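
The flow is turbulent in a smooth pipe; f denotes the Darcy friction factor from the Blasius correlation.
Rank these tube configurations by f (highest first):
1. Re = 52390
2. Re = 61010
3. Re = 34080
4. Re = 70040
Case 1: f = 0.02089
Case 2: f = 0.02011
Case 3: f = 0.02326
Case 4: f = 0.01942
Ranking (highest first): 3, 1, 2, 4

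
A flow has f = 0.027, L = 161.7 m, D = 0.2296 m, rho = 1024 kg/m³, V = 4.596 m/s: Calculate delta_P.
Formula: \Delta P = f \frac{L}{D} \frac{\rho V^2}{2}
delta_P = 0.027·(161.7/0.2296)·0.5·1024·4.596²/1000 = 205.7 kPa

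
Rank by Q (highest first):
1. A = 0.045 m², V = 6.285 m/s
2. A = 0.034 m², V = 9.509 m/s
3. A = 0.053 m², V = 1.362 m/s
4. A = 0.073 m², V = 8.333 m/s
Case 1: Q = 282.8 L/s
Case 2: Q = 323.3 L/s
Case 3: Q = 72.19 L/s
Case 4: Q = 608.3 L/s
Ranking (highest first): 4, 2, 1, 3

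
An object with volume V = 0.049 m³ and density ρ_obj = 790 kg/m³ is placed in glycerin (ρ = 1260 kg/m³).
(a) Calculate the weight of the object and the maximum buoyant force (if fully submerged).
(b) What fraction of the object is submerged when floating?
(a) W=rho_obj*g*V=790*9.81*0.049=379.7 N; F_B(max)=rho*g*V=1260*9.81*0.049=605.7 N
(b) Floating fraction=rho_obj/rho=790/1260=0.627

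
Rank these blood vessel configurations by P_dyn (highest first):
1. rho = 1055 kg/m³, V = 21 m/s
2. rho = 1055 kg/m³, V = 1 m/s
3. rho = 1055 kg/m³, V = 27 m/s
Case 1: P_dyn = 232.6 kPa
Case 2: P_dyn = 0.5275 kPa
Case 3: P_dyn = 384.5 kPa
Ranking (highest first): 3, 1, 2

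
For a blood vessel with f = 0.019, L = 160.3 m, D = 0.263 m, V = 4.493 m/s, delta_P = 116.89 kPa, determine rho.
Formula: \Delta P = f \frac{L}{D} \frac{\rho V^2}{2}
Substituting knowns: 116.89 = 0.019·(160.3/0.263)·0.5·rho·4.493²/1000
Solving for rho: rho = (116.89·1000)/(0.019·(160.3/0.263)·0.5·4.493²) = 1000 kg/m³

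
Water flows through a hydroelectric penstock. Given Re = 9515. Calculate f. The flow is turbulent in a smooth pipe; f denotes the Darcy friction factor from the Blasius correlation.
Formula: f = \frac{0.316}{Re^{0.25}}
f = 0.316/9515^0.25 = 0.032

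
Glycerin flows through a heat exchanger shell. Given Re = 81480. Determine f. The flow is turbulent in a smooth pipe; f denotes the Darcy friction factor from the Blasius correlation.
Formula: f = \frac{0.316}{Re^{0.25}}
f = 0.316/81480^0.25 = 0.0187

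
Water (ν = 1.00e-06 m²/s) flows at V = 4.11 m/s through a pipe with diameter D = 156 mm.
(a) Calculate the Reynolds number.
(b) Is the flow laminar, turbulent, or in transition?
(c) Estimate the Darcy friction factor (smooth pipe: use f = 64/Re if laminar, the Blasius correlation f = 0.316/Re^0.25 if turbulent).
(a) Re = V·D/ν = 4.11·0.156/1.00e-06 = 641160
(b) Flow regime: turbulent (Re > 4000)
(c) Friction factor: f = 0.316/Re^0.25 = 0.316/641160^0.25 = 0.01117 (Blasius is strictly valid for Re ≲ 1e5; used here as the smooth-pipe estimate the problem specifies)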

**HOW TO COMPLETE THIS TASK**
Every record above is to be transcribed exactly as written.

**RESULT OF THE TASK**
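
The flow is turbulent in a smooth pipe; f denotes the Darcy friction factor from the Blasius correlation.
Rank these tube configurations by f (highest first):
1. Re = 52390
2. Re = 61010
3. Re = 34080
4. Re = 70040
Case 1: f = 0.02089
Case 2: f = 0.02011
Case 3: f = 0.02326
Case 4: f = 0.01942
Ranking (highest first): 3, 1, 2, 4

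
A flow has f = 0.027, L = 161.7 m, D = 0.2296 m, rho = 1024 kg/m³, V = 4.596 m/s: Calculate delta_P.
Formula: \Delta P = f \frac{L}{D} \frac{\rho V^2}{2}
delta_P = 0.027·(161.7/0.2296)·0.5·1024·4.596²/1000 = 205.7 kPa

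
Rank by Q (highest first):
1. A = 0.045 m², V = 6.285 m/s
2. A = 0.034 m², V = 9.509 m/s
3. A = 0.053 m², V = 1.362 m/s
4. A = 0.073 m², V = 8.333 m/s
Case 1: Q = 282.8 L/s
Case 2: Q = 323.3 L/s
Case 3: Q = 72.19 L/s
Case 4: Q = 608.3 L/s
Ranking (highest first): 4, 2, 1, 3

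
An object with volume V = 0.049 m³ and density ρ_obj = 790 kg/m³ is placed in glycerin (ρ = 1260 kg/m³).
(a) Calculate the weight of the object and the maximum buoyant force (if fully submerged).
(b) What fraction of the object is submerged when floating?
(a) W=rho_obj*g*V=790*9.81*0.049=379.7 N; F_B(max)=rho*g*V=1260*9.81*0.049=605.7 N
(b) Floating fraction=rho_obj/rho=790/1260=0.627

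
Rank these blood vessel configurations by P_dyn (highest first):
1. rho = 1055 kg/m³, V = 21 m/s
2. rho = 1055 kg/m³, V = 1 m/s
3. rho = 1055 kg/m³, V = 27 m/s
Case 1: P_dyn = 232.6 kPa
Case 2: P_dyn = 0.5275 kPa
Case 3: P_dyn = 384.5 kPa
Ranking (highest first): 3, 1, 2

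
For a blood vessel with f = 0.019, L = 160.3 m, D = 0.263 m, V = 4.493 m/s, delta_P = 116.89 kPa, determine rho.
Formula: \Delta P = f \frac{L}{D} \frac{\rho V^2}{2}
Substituting knowns: 116.89 = 0.019·(160.3/0.263)·0.5·rho·4.493²/1000
Solving for rho: rho = (116.89·1000)/(0.019·(160.3/0.263)·0.5·4.493²) = 1000 kg/m³

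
Water flows through a hydroelectric penstock. Given Re = 9515. Calculate f. The flow is turbulent in a smooth pipe; f denotes the Darcy friction factor from the Blasius correlation.
Formula: f = \frac{0.316}{Re^{0.25}}
f = 0.316/9515^0.25 = 0.032

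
Glycerin flows through a heat exchanger shell. Given Re = 81480. Determine f. The flow is turbulent in a smooth pipe; f denotes the Darcy friction factor from the Blasius correlation.
Formula: f = \frac{0.316}{Re^{0.25}}
f = 0.316/81480^0.25 = 0.0187

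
Water (ν = 1.00e-06 m²/s) flows at V = 4.11 m/s through a pipe with diameter D = 156 mm.
(a) Calculate the Reynolds number.
(b) Is the flow laminar, turbulent, or in transition?
(c) Estimate the Darcy friction factor (smooth pipe: use f = 64/Re if laminar, the Blasius correlation f = 0.316/Re^0.25 if turbulent).
(a) Re = V·D/ν = 4.11·0.156/1.00e-06 = 641160
(b) Flow regime: turbulent (Re > 4000)
(c) Friction factor: f = 0.316/Re^0.25 = 0.316/641160^0.25 = 0.01117 (Blasius is strictly valid for Re ≲ 1e5; used here as the smooth-pipe estimate the problem specifies)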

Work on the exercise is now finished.